───── Records provided

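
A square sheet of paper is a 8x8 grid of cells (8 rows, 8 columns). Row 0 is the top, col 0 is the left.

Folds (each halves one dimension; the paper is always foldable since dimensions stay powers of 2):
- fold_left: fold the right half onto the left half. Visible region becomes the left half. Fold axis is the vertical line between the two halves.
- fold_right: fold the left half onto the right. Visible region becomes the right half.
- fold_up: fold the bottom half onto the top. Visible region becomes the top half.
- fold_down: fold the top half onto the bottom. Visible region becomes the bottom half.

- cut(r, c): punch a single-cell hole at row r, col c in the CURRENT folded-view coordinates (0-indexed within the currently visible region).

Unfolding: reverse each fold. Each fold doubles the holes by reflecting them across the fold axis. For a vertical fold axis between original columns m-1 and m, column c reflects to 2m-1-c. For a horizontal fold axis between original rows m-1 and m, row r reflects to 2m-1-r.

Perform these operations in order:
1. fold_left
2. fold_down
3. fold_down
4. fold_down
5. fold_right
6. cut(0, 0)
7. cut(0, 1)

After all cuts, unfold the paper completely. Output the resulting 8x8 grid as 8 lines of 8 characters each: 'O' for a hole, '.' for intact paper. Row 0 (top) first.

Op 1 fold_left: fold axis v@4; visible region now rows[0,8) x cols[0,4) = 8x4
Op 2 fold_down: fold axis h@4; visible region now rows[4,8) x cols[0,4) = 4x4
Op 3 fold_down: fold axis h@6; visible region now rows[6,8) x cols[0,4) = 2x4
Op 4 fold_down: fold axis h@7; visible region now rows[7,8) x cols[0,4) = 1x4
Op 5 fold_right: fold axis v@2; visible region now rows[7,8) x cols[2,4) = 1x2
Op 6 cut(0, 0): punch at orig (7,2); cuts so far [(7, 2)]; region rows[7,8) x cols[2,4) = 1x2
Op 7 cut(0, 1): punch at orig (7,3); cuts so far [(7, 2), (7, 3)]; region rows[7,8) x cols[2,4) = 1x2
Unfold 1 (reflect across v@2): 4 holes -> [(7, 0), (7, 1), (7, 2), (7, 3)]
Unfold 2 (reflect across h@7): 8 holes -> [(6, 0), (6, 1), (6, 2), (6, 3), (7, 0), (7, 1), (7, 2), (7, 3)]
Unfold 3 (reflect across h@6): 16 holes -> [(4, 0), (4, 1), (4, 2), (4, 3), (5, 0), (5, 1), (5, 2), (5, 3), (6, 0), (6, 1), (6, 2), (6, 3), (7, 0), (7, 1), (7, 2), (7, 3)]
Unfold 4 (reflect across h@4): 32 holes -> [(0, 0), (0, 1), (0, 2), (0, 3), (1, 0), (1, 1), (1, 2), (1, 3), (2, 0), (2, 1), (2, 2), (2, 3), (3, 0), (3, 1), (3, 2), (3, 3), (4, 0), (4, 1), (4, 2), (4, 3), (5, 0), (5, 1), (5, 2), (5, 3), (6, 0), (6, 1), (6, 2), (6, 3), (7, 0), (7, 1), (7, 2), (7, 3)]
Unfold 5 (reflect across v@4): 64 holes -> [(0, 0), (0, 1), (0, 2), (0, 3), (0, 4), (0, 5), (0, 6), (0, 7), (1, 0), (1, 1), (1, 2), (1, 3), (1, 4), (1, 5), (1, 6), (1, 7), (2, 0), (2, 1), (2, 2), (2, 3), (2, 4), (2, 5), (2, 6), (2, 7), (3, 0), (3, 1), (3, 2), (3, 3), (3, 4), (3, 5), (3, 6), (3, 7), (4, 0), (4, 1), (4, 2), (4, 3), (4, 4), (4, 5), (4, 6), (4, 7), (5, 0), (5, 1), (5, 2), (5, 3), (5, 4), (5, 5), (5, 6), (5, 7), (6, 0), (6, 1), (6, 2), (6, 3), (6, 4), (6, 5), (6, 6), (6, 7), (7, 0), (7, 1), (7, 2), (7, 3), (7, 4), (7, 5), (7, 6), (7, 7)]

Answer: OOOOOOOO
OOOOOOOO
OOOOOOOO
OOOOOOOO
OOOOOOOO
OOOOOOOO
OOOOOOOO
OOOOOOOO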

──────────
───── Records provided

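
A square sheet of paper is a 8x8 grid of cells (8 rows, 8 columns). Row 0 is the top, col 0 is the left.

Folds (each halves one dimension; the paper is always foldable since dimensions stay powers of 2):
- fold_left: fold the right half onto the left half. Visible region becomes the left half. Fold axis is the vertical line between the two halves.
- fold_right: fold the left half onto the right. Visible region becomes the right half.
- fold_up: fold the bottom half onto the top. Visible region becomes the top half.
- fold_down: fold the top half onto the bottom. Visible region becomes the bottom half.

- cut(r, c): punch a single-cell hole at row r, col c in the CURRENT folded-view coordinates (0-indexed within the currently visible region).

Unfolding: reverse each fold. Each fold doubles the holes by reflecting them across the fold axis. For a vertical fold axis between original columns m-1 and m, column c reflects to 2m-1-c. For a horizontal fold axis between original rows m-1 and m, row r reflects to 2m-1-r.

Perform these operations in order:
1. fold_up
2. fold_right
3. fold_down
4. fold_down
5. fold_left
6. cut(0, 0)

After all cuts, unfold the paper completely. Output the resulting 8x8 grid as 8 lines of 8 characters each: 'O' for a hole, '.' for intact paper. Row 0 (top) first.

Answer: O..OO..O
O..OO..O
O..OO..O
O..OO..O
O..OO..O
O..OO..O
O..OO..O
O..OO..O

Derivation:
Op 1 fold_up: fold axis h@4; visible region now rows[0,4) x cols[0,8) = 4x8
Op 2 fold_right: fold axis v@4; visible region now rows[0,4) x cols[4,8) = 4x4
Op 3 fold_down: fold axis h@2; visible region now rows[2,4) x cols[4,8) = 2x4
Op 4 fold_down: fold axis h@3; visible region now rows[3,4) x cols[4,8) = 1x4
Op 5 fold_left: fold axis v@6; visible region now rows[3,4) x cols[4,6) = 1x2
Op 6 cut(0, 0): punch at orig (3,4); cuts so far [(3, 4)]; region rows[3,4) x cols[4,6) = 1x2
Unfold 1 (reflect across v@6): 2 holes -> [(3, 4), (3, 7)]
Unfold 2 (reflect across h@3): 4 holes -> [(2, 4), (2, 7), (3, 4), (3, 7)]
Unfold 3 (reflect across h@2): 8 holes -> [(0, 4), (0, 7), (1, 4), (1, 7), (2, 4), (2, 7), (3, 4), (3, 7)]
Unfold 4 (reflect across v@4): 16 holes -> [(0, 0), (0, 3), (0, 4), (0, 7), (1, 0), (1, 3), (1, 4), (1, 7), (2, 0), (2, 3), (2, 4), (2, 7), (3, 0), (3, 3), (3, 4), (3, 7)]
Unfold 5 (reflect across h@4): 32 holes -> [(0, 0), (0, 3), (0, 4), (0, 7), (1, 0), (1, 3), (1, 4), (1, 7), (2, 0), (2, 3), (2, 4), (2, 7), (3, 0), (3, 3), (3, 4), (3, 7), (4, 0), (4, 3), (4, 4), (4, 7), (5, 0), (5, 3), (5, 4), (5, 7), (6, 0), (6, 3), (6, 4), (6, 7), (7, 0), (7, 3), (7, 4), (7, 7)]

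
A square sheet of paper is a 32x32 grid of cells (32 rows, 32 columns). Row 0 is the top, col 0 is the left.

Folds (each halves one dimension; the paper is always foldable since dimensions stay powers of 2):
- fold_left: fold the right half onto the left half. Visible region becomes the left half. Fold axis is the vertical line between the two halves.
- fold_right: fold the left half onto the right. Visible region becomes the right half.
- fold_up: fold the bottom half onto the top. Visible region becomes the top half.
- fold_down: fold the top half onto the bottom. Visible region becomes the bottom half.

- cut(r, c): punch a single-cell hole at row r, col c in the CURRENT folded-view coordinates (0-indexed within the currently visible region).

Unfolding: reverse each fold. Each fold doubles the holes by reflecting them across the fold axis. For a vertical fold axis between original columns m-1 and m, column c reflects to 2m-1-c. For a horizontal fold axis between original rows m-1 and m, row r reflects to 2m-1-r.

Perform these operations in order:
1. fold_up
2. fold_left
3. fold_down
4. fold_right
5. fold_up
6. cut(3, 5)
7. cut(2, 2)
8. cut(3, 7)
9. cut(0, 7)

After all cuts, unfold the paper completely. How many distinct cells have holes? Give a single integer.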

──────────
───── Records provided

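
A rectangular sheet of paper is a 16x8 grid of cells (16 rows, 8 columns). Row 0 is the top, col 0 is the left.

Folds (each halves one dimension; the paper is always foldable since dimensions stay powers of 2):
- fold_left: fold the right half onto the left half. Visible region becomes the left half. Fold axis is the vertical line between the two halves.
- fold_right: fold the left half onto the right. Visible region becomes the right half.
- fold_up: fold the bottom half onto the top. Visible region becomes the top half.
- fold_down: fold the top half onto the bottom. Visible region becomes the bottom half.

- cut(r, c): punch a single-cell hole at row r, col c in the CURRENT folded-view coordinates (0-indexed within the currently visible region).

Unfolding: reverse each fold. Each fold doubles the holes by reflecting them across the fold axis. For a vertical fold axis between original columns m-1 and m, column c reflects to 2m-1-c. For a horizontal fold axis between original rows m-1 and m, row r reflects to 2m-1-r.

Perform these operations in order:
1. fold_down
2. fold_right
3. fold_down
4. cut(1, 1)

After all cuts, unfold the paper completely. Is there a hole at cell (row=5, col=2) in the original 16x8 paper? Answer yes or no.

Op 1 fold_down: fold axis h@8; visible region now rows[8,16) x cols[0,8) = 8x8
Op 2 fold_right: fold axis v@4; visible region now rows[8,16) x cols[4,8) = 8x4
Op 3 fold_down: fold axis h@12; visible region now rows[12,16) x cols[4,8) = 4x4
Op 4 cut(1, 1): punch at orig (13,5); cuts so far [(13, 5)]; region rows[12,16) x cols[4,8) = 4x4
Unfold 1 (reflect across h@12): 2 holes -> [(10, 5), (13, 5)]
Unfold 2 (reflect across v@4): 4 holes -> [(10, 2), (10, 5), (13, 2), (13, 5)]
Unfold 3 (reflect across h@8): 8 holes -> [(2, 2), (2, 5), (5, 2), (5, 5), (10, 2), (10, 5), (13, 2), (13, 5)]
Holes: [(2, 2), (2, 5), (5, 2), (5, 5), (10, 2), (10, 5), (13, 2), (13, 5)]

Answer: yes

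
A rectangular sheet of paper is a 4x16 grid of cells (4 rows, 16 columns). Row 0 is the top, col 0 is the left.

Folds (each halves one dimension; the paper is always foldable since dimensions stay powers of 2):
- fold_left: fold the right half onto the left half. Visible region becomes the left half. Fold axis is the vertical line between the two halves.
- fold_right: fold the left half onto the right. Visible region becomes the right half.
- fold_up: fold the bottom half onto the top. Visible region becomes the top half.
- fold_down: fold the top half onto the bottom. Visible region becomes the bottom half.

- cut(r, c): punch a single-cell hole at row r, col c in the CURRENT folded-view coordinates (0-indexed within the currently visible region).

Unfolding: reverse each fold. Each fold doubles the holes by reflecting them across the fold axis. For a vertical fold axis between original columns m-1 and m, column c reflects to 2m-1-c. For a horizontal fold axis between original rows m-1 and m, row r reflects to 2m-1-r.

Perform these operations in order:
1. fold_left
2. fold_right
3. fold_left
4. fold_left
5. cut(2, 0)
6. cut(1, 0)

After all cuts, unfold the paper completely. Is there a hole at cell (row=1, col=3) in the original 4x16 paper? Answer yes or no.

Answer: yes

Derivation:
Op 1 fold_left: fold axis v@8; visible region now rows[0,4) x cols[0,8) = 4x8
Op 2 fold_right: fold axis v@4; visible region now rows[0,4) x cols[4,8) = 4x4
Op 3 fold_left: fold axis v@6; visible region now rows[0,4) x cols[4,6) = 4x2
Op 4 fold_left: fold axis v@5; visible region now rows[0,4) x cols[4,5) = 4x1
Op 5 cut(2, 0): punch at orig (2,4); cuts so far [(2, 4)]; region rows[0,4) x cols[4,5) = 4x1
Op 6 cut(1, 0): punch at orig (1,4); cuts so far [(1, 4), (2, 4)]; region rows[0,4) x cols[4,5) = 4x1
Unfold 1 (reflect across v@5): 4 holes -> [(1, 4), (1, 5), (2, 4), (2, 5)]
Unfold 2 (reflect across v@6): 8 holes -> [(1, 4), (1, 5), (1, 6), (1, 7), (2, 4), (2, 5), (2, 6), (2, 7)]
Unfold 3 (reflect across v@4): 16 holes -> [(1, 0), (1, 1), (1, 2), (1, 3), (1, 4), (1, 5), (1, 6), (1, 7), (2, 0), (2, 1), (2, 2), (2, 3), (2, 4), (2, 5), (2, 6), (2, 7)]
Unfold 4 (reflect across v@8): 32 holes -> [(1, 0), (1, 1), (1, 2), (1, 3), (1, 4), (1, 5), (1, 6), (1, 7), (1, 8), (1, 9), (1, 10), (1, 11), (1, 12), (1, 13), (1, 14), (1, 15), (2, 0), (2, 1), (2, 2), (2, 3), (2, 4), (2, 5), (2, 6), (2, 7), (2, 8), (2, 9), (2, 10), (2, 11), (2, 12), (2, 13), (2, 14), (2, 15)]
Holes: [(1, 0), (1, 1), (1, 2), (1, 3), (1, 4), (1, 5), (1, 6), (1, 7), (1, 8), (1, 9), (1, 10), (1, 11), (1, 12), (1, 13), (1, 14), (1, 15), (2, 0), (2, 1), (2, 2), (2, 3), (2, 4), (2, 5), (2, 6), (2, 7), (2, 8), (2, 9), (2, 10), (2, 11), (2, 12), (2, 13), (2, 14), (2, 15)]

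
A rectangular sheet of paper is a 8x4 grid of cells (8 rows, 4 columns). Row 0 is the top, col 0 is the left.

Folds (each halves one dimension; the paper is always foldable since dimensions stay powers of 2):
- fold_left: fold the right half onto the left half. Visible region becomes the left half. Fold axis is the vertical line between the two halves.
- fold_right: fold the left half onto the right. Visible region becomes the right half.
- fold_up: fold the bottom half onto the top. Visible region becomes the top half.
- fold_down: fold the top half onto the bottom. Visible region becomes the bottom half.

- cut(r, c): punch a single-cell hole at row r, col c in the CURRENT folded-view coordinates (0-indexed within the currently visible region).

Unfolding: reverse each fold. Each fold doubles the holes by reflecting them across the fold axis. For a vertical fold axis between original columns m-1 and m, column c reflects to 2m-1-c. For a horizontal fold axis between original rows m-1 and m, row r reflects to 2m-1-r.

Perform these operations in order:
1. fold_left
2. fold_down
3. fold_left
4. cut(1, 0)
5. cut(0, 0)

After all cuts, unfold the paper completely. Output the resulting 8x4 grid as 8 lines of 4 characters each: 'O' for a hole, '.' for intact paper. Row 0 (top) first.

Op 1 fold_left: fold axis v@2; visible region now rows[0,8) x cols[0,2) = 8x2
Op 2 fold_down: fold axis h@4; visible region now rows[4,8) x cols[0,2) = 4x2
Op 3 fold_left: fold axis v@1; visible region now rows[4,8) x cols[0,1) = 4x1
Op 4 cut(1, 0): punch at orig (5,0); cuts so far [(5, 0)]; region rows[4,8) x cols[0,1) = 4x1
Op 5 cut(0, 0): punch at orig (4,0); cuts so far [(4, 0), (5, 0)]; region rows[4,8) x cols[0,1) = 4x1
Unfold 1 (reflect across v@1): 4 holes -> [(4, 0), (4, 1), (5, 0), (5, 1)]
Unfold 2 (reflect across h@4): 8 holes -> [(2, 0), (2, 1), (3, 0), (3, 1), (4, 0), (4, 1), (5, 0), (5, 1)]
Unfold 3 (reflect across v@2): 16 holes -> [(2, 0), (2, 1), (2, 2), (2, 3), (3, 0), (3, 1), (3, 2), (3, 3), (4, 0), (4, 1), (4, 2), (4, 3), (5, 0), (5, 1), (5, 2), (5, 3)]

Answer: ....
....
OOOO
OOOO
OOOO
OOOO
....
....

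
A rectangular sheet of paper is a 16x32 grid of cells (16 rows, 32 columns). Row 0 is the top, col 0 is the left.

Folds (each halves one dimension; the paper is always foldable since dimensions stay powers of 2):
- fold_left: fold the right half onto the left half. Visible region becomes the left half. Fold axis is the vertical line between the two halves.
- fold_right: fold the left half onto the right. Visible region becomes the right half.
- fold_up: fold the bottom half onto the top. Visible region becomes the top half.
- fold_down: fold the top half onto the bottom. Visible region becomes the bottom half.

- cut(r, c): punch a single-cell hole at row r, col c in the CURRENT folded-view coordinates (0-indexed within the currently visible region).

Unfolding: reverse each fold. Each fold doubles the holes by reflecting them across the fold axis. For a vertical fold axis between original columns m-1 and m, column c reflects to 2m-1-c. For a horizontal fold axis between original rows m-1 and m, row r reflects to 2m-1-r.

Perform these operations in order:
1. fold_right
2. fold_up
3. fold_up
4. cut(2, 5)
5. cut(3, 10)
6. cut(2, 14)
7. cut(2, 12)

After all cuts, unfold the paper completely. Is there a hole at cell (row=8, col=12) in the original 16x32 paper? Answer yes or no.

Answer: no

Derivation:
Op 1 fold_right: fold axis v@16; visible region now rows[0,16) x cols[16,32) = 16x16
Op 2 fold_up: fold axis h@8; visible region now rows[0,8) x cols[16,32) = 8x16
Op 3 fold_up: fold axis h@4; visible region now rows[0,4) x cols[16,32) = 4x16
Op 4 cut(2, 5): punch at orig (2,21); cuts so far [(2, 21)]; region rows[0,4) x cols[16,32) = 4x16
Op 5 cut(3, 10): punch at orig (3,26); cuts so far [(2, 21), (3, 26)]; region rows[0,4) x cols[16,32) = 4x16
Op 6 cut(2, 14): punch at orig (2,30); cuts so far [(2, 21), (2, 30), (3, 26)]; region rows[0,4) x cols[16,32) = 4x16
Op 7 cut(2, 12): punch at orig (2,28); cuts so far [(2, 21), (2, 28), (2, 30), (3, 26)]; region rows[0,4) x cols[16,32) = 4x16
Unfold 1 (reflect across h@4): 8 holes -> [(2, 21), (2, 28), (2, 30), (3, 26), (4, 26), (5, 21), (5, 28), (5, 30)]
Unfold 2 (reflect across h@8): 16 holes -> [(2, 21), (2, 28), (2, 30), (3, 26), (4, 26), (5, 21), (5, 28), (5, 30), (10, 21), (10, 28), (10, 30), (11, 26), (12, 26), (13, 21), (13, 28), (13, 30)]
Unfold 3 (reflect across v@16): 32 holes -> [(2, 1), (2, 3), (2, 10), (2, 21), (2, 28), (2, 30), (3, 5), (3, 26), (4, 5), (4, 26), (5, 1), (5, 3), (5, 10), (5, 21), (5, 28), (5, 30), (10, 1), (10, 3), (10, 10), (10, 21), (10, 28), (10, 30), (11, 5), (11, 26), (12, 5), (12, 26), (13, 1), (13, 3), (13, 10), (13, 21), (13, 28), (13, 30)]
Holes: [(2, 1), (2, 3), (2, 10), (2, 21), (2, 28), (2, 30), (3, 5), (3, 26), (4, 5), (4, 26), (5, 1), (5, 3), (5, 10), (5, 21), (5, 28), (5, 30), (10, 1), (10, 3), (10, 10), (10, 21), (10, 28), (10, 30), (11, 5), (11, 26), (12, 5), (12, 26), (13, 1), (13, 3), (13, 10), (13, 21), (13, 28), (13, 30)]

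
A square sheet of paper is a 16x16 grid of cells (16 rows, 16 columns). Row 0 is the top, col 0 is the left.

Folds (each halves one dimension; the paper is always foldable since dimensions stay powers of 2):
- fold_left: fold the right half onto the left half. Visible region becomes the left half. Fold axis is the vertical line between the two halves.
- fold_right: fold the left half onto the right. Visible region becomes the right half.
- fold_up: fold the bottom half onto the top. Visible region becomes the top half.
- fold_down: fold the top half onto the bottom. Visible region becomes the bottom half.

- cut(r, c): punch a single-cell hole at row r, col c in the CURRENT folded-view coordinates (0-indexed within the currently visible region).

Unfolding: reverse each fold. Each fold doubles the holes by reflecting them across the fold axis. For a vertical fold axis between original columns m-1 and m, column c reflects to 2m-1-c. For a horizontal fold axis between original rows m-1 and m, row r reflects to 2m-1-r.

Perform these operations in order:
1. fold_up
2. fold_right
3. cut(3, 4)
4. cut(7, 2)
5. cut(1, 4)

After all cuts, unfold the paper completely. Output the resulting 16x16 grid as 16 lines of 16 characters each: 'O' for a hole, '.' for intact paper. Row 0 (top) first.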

──────────

Work to be completed: Within the material above, output exactly the lines from the one with "6. cut(3, 5)" through the one with "After all cuts, unfold the paper completely. How", end lines included, and nothing besides.

Exercise result:
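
6. cut(3, 5)
7. cut(2, 2)
8. cut(3, 7)
9. cut(0, 7)

After all cuts, unfold the paper completely. How many distinct cells have holes? Give a single integer.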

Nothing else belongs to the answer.